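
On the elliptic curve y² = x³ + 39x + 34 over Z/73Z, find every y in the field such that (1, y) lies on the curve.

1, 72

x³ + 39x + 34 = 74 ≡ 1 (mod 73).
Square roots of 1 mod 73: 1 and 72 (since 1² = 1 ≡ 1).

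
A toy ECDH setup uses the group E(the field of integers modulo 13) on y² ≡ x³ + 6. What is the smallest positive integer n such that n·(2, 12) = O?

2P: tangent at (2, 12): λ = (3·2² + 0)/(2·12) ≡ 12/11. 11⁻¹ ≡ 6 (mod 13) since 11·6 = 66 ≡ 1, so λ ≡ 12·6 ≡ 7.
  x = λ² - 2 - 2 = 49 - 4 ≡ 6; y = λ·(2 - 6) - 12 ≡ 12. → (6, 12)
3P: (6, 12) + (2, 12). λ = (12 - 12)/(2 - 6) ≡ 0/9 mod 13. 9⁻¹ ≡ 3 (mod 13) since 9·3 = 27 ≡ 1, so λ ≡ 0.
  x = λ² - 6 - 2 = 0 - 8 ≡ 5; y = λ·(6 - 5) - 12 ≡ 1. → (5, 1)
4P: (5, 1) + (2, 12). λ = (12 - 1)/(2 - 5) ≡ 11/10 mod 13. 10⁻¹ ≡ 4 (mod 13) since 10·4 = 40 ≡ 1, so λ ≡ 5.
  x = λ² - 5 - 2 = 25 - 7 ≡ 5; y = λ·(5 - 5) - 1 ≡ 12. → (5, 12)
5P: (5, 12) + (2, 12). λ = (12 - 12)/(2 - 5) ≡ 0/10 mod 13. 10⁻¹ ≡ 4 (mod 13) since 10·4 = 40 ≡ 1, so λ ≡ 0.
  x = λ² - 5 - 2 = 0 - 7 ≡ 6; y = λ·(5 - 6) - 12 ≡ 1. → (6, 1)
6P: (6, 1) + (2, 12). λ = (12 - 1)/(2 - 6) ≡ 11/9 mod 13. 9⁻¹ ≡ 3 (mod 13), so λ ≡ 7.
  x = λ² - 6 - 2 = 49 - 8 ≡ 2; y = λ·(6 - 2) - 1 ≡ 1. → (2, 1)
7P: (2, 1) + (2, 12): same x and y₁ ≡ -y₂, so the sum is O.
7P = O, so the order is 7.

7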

* * * * * * * * *

ASSIGNMENT – Transcribe all the entries exactly, as they stand.

TASK ANSWER –
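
On the elliptic curve y² = x³ + 39x + 34 over Z/73Z, find every y in the field such that (1, y) lies on the curve.

1, 72

x³ + 39x + 34 = 74 ≡ 1 (mod 73).
Square roots of 1 mod 73: 1 and 72 (since 1² = 1 ≡ 1).

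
A toy ECDH setup uses the group E(the field of integers modulo 13) on y² ≡ x³ + 6. What is the smallest positive integer n such that n·(2, 12) = O?

2P: tangent at (2, 12): λ = (3·2² + 0)/(2·12) ≡ 12/11. 11⁻¹ ≡ 6 (mod 13) since 11·6 = 66 ≡ 1, so λ ≡ 12·6 ≡ 7.
  x = λ² - 2 - 2 = 49 - 4 ≡ 6; y = λ·(2 - 6) - 12 ≡ 12. → (6, 12)
3P: (6, 12) + (2, 12). λ = (12 - 12)/(2 - 6) ≡ 0/9 mod 13. 9⁻¹ ≡ 3 (mod 13) since 9·3 = 27 ≡ 1, so λ ≡ 0.
  x = λ² - 6 - 2 = 0 - 8 ≡ 5; y = λ·(6 - 5) - 12 ≡ 1. → (5, 1)
4P: (5, 1) + (2, 12). λ = (12 - 1)/(2 - 5) ≡ 11/10 mod 13. 10⁻¹ ≡ 4 (mod 13) since 10·4 = 40 ≡ 1, so λ ≡ 5.
  x = λ² - 5 - 2 = 25 - 7 ≡ 5; y = λ·(5 - 5) - 1 ≡ 12. → (5, 12)
5P: (5, 12) + (2, 12). λ = (12 - 12)/(2 - 5) ≡ 0/10 mod 13. 10⁻¹ ≡ 4 (mod 13) since 10·4 = 40 ≡ 1, so λ ≡ 0.
  x = λ² - 5 - 2 = 0 - 7 ≡ 6; y = λ·(5 - 6) - 12 ≡ 1. → (6, 1)
6P: (6, 1) + (2, 12). λ = (12 - 1)/(2 - 6) ≡ 11/9 mod 13. 9⁻¹ ≡ 3 (mod 13), so λ ≡ 7.
  x = λ² - 6 - 2 = 49 - 8 ≡ 2; y = λ·(6 - 2) - 1 ≡ 1. → (2, 1)
7P: (2, 1) + (2, 12): same x and y₁ ≡ -y₂, so the sum is O.
7P = O, so the order is 7.

7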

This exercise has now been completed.